**Extracted records:**
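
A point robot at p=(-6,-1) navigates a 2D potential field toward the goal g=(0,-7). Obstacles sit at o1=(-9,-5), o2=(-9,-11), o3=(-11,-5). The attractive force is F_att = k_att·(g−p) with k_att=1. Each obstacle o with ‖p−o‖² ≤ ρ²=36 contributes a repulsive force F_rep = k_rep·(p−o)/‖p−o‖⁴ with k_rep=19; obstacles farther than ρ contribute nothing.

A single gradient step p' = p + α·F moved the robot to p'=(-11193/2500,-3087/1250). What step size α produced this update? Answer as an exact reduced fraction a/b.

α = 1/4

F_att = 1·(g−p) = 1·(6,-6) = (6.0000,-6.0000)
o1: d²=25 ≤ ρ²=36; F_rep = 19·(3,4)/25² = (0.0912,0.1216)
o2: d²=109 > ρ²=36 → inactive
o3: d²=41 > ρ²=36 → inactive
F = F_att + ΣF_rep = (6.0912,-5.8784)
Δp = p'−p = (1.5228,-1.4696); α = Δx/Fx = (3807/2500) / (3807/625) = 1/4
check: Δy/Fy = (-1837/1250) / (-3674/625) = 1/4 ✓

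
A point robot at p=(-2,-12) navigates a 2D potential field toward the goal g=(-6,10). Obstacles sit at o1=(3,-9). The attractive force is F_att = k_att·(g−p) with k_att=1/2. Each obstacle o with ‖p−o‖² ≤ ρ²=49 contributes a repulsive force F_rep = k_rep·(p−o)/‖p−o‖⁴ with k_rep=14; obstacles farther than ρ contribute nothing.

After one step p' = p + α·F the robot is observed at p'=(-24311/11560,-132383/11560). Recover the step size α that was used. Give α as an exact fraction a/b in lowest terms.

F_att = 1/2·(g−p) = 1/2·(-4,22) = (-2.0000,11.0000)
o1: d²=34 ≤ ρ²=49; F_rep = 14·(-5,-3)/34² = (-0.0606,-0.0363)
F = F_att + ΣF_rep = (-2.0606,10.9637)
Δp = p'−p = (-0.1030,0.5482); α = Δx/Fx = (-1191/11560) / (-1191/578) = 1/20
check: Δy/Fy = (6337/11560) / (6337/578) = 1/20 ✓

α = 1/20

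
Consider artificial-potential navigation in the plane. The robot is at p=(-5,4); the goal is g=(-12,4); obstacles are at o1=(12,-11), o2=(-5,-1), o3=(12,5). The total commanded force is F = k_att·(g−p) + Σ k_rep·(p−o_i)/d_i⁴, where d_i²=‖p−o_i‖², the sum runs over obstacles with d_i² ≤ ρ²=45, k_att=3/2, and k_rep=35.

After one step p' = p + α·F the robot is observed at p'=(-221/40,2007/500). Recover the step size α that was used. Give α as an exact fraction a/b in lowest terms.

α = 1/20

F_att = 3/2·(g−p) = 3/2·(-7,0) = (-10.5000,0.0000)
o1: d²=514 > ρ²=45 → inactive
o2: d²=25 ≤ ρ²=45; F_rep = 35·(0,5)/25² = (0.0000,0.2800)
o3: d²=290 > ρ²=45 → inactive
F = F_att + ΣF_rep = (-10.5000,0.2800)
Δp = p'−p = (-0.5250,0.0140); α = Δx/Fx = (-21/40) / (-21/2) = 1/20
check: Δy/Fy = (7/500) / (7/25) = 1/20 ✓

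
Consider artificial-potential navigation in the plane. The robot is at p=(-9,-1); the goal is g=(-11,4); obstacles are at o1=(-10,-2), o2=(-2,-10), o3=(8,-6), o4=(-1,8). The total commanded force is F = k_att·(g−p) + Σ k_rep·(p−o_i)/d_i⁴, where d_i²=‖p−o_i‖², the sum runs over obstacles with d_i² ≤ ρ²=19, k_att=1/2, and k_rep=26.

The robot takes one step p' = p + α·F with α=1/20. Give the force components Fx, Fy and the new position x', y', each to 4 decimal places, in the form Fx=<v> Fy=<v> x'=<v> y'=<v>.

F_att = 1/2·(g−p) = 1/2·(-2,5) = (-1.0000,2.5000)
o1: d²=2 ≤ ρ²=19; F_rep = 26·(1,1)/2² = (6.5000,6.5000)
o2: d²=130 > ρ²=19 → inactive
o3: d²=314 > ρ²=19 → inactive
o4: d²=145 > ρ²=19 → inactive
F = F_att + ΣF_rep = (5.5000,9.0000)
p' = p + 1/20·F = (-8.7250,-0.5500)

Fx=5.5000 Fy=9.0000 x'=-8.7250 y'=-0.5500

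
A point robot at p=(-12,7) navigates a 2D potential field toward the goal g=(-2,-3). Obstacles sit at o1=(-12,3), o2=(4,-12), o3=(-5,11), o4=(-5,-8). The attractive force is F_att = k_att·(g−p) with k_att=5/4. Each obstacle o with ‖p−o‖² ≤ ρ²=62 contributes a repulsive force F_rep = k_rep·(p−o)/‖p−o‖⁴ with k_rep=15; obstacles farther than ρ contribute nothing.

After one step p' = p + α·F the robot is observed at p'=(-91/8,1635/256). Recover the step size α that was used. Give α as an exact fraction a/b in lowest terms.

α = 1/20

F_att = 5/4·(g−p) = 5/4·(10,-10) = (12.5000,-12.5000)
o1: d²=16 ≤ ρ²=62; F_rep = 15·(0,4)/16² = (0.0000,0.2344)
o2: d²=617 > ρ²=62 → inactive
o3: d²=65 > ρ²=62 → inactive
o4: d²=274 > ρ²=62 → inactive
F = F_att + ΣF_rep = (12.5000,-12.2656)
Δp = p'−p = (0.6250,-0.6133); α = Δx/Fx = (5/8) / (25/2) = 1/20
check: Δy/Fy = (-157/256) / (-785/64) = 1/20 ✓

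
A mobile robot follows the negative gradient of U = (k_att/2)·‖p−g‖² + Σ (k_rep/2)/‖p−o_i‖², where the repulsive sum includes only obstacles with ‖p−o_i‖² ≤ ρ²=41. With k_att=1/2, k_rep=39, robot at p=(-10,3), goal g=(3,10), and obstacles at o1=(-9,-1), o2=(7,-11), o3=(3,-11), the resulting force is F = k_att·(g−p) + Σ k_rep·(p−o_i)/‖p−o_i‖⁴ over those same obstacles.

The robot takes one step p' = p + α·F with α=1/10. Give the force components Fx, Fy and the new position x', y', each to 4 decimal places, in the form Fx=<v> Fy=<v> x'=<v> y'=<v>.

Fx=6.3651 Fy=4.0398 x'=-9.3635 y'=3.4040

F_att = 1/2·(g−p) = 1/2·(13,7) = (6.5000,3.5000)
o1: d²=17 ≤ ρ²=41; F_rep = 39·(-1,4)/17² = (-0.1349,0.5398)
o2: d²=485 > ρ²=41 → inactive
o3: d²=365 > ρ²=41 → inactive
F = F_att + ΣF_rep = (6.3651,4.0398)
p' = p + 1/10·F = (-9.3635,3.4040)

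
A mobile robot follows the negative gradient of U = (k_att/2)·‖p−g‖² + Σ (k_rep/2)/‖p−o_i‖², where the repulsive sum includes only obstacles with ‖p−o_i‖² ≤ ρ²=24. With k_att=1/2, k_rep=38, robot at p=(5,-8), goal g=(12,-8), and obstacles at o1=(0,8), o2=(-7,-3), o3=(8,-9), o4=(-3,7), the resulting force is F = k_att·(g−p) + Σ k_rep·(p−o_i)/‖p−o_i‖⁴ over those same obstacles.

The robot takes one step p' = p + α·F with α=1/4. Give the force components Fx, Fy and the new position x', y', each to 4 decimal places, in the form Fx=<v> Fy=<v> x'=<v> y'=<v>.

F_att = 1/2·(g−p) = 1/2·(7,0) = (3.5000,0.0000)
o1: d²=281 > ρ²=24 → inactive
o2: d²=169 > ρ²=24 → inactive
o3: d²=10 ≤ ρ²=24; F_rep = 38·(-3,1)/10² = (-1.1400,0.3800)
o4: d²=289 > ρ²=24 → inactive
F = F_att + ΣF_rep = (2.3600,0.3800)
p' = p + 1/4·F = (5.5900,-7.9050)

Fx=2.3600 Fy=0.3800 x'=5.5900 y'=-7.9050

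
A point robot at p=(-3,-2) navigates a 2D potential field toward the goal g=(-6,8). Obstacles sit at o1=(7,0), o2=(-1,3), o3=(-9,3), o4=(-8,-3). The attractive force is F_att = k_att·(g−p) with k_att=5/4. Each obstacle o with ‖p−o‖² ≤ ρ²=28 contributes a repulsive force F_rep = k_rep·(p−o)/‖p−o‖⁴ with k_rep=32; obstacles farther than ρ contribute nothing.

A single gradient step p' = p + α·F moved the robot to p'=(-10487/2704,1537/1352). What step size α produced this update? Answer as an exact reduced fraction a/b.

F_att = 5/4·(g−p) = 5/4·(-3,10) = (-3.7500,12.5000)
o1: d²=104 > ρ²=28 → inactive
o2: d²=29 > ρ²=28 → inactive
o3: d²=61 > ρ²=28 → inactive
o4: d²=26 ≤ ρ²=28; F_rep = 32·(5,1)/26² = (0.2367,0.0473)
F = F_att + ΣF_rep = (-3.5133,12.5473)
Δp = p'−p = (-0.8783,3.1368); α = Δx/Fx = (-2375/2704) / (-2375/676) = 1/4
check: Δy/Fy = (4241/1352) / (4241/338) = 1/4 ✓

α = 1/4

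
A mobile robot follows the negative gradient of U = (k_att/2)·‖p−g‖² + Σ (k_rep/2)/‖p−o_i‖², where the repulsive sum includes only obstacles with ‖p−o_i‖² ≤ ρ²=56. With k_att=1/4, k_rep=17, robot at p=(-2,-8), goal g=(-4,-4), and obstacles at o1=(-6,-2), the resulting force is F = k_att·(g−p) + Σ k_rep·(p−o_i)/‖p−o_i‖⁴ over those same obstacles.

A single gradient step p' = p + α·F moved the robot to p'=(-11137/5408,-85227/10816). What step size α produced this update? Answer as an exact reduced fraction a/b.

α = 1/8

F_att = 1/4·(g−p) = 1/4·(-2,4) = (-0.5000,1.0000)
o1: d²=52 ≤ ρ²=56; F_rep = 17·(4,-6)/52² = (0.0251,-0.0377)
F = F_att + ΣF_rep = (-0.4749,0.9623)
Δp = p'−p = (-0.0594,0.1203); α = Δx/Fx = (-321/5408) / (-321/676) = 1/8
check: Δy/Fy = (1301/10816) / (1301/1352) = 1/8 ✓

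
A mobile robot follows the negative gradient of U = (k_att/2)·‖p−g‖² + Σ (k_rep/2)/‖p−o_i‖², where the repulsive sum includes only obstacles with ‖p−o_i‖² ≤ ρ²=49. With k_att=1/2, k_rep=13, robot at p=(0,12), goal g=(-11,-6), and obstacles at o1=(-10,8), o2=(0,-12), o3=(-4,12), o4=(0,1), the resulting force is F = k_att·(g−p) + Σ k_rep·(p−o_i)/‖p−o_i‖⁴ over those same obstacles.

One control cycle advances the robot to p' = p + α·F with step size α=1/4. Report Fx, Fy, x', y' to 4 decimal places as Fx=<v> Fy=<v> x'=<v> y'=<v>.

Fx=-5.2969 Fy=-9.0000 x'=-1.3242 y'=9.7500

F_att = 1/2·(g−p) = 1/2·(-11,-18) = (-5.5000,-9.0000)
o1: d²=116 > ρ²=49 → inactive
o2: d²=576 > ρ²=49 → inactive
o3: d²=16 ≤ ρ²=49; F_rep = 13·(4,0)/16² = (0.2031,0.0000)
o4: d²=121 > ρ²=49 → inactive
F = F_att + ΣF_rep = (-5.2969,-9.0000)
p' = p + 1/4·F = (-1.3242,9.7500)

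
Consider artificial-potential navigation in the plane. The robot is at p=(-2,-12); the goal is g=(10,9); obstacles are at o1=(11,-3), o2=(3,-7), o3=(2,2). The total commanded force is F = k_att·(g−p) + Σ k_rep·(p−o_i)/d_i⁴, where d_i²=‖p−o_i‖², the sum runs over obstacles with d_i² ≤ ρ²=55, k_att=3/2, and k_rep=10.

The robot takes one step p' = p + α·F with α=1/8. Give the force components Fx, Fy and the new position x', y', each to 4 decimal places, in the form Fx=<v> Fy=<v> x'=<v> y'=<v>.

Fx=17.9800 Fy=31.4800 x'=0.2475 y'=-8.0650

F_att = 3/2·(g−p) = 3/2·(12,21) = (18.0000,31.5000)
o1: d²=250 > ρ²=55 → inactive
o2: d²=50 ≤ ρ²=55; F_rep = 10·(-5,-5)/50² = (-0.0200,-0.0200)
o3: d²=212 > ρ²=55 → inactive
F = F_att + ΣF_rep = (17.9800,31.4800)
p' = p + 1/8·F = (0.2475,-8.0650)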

**Prompt:** Set down, exactly as they stand above, the lines starting with the line with "observed at p'=(-91/8,1635/256)." and going on through the line with "k_att=1/2, k_rep=39, robot", and no others.

**Your solution:**
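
After one step p' = p + α·F the robot is observed at p'=(-91/8,1635/256). Recover the step size α that was used. Give α as an exact fraction a/b in lowest terms.

α = 1/20

F_att = 5/4·(g−p) = 5/4·(10,-10) = (12.5000,-12.5000)
o1: d²=16 ≤ ρ²=62; F_rep = 15·(0,4)/16² = (0.0000,0.2344)
o2: d²=617 > ρ²=62 → inactive
o3: d²=65 > ρ²=62 → inactive
o4: d²=274 > ρ²=62 → inactive
F = F_att + ΣF_rep = (12.5000,-12.2656)
Δp = p'−p = (0.6250,-0.6133); α = Δx/Fx = (5/8) / (25/2) = 1/20
check: Δy/Fy = (-157/256) / (-785/64) = 1/20 ✓

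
A mobile robot follows the negative gradient of U = (k_att/2)·‖p−g‖² + Σ (k_rep/2)/‖p−o_i‖², where the repulsive sum includes only obstacles with ‖p−o_i‖² ≤ ρ²=41. With k_att=1/2, k_rep=39, robot at p=(-10,3), goal g=(3,10), and obstacles at o1=(-9,-1), o2=(7,-11), o3=(3,-11), the resulting force is F = k_att·(g−p) + Σ k_rep·(p−o_i)/‖p−o_i‖⁴ over those same obstacles.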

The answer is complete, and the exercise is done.